WHAT THE EXERCISE ASKS:
Only a number is wanted: how many lines in the listing contain the word "dinoflagellate"?

EXERCISE INPUTS:
────────────────────────────────────────
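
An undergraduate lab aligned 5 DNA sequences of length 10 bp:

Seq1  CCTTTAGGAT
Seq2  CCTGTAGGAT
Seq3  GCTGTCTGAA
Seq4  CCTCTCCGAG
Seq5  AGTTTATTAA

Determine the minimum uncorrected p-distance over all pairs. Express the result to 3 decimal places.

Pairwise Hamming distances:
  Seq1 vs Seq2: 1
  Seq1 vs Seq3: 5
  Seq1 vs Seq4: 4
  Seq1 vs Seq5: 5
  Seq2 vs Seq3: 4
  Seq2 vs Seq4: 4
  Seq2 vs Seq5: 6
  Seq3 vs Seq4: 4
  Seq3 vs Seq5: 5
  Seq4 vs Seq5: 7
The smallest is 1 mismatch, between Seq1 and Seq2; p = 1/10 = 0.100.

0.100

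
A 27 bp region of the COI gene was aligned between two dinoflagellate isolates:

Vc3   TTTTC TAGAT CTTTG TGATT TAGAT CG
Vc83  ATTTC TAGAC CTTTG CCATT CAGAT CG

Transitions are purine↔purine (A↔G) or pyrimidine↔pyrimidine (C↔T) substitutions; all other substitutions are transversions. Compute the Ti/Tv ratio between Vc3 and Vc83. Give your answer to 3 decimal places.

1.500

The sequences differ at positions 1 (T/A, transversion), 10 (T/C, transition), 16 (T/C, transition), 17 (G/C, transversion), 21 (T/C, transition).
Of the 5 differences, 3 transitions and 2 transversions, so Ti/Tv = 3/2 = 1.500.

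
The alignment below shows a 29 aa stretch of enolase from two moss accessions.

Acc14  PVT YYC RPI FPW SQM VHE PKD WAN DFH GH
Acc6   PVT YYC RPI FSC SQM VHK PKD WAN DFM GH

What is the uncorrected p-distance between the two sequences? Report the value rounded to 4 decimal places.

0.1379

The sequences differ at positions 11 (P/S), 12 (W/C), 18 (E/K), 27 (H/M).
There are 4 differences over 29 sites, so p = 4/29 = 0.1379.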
────────────────────────────────────────
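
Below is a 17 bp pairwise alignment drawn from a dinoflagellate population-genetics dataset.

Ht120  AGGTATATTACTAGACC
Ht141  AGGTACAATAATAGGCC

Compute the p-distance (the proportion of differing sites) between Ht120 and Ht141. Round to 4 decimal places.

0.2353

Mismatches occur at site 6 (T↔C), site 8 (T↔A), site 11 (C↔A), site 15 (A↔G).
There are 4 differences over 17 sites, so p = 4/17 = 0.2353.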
────────────────────────────────────────
FINAL ANSWER:
2